Every entry that follows should be output again, word for word.

※

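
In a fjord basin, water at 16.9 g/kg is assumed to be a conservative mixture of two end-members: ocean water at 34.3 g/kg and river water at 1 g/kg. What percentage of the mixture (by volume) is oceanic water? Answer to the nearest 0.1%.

47.7%

Let g be the oceanic fraction. Salt balance per unit volume:
g×34.3 + (1−g)×1 = 16.9
g = (16.9 − 1) / (34.3 − 1) = 15.9/33.3 = 0.4775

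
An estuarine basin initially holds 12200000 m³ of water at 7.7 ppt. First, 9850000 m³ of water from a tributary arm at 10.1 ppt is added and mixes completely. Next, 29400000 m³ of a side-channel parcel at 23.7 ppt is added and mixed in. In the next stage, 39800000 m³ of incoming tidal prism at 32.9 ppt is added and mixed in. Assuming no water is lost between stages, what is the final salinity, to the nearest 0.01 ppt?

Total salt / total volume:
Initial salt = 12,200,000×7.7 = 93,940,000
After stage 1: salt = 93,940,000 + 9,850,000×10.1 = 193,425,000; volume = 22,050,000 m³; S = 8.772 ppt
After stage 2: salt = 193,425,000 + 29,400,000×23.7 = 890,205,000; volume = 51,450,000 m³; S = 17.302 ppt
After stage 3: salt = 890,205,000 + 39,800,000×32.9 = 2,199,625,000; volume = 91,250,000 m³
S = 2,199,625,000 / 91,250,000 = 24.1055 ppt

24.11 ppt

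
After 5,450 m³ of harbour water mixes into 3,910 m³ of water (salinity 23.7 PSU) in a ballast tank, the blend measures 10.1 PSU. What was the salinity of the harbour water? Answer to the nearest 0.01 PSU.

0.34 PSU

Salt balance: 3,910×23.7 + 5,450×S = 9,360×10.1
92,667 + 5,450·S = 94,536
S = (94,536 − 92,667) / 5,450 = 0.3429 PSU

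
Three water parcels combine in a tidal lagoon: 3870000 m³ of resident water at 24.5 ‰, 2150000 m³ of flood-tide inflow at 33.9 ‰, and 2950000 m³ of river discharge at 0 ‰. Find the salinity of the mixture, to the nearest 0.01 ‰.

Conserving salt mass:
salt = 3,870,000×24.5 + 2,150,000×33.9 + 2,950,000×0 = 94,815,000 + 72,885,000 + 0 = 167,700,000
volume = 3,870,000 + 2,150,000 + 2,950,000 = 8,970,000 m³
S = 167,700,000 / 8,970,000 = 18.6957 ‰

18.70 ‰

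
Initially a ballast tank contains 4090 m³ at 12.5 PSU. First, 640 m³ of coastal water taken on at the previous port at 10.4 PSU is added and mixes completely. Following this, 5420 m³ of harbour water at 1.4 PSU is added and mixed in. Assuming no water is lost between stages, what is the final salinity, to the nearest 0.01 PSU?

By conservation of dissolved salt,
Initial salt = 4,090×12.5 = 51,125
After stage 1: salt = 51,125 + 640×10.4 = 57,781; volume = 4,730 m³; S = 12.216 PSU
After stage 2: salt = 57,781 + 5,420×1.4 = 65,369; volume = 10,150 m³
S = 65,369 / 10,150 = 6.4403 PSU

6.44 PSU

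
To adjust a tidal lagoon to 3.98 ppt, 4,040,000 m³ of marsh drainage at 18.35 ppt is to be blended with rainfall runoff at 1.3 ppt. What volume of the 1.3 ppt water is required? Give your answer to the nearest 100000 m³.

21700000 m³

Salt balance: 4,040,000×18.35 + V×1.3 = (4,040,000+V)×3.98
74,134,000 + 1.3V = 16,079,200 + 3.98V
58,054,800 = 2.68V
V = 21,662,238.81 m³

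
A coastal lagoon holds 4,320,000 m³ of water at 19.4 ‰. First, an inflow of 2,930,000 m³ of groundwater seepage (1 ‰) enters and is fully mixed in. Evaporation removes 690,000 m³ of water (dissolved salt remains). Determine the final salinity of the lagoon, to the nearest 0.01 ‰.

After mixing: salt = 4,320,000×19.4 + 2,930,000×1 = 86,738,000; volume = 7,250,000 m³
After evaporation: salt unchanged = 86,738,000; volume = 7,250,000 − 690,000 = 6,560,000 m³
S = 86,738,000 / 6,560,000 = 13.2223 ‰

13.22 ‰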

※

> [EXERCISE RESULT]
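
In a fjord basin, water at 16.9 g/kg is assumed to be a conservative mixture of two end-members: ocean water at 34.3 g/kg and river water at 1 g/kg. What percentage of the mixture (by volume) is oceanic water? Answer to the nearest 0.1%.

47.7%

Let g be the oceanic fraction. Salt balance per unit volume:
g×34.3 + (1−g)×1 = 16.9
g = (16.9 − 1) / (34.3 − 1) = 15.9/33.3 = 0.4775

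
An estuarine basin initially holds 12200000 m³ of water at 7.7 ppt. First, 9850000 m³ of water from a tributary arm at 10.1 ppt is added and mixes completely. Next, 29400000 m³ of a side-channel parcel at 23.7 ppt is added and mixed in. In the next stage, 39800000 m³ of incoming tidal prism at 32.9 ppt is added and mixed in. Assuming no water is lost between stages, what is the final salinity, to the nearest 0.01 ppt?

Total salt / total volume:
Initial salt = 12,200,000×7.7 = 93,940,000
After stage 1: salt = 93,940,000 + 9,850,000×10.1 = 193,425,000; volume = 22,050,000 m³; S = 8.772 ppt
After stage 2: salt = 193,425,000 + 29,400,000×23.7 = 890,205,000; volume = 51,450,000 m³; S = 17.302 ppt
After stage 3: salt = 890,205,000 + 39,800,000×32.9 = 2,199,625,000; volume = 91,250,000 m³
S = 2,199,625,000 / 91,250,000 = 24.1055 ppt

24.11 ppt

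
After 5,450 m³ of harbour water mixes into 3,910 m³ of water (salinity 23.7 PSU) in a ballast tank, the blend measures 10.1 PSU. What was the salinity of the harbour water? Answer to the nearest 0.01 PSU.

0.34 PSU

Salt balance: 3,910×23.7 + 5,450×S = 9,360×10.1
92,667 + 5,450·S = 94,536
S = (94,536 − 92,667) / 5,450 = 0.3429 PSU

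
Three water parcels combine in a tidal lagoon: 3870000 m³ of resident water at 24.5 ‰, 2150000 m³ of flood-tide inflow at 33.9 ‰, and 2950000 m³ of river discharge at 0 ‰. Find the salinity of the mixture, to the nearest 0.01 ‰.

Conserving salt mass:
salt = 3,870,000×24.5 + 2,150,000×33.9 + 2,950,000×0 = 94,815,000 + 72,885,000 + 0 = 167,700,000
volume = 3,870,000 + 2,150,000 + 2,950,000 = 8,970,000 m³
S = 167,700,000 / 8,970,000 = 18.6957 ‰

18.70 ‰

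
Initially a ballast tank contains 4090 m³ at 12.5 PSU. First, 640 m³ of coastal water taken on at the previous port at 10.4 PSU is added and mixes completely. Following this, 5420 m³ of harbour water at 1.4 PSU is added and mixed in. Assuming no water is lost between stages, what is the final salinity, to the nearest 0.01 PSU?

By conservation of dissolved salt,
Initial salt = 4,090×12.5 = 51,125
After stage 1: salt = 51,125 + 640×10.4 = 57,781; volume = 4,730 m³; S = 12.216 PSU
After stage 2: salt = 57,781 + 5,420×1.4 = 65,369; volume = 10,150 m³
S = 65,369 / 10,150 = 6.4403 PSU

6.44 PSU

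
To adjust a tidal lagoon to 3.98 ppt, 4,040,000 m³ of marsh drainage at 18.35 ppt is to be blended with rainfall runoff at 1.3 ppt. What volume of the 1.3 ppt water is required? Give your answer to the nearest 100000 m³.

21700000 m³

Salt balance: 4,040,000×18.35 + V×1.3 = (4,040,000+V)×3.98
74,134,000 + 1.3V = 16,079,200 + 3.98V
58,054,800 = 2.68V
V = 21,662,238.81 m³

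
A coastal lagoon holds 4,320,000 m³ of water at 19.4 ‰. First, an inflow of 2,930,000 m³ of groundwater seepage (1 ‰) enters and is fully mixed in. Evaporation removes 690,000 m³ of water (dissolved salt remains). Determine the final salinity of the lagoon, to the nearest 0.01 ‰.

After mixing: salt = 4,320,000×19.4 + 2,930,000×1 = 86,738,000; volume = 7,250,000 m³
After evaporation: salt unchanged = 86,738,000; volume = 7,250,000 − 690,000 = 6,560,000 m³
S = 86,738,000 / 6,560,000 = 13.2223 ‰

13.22 ‰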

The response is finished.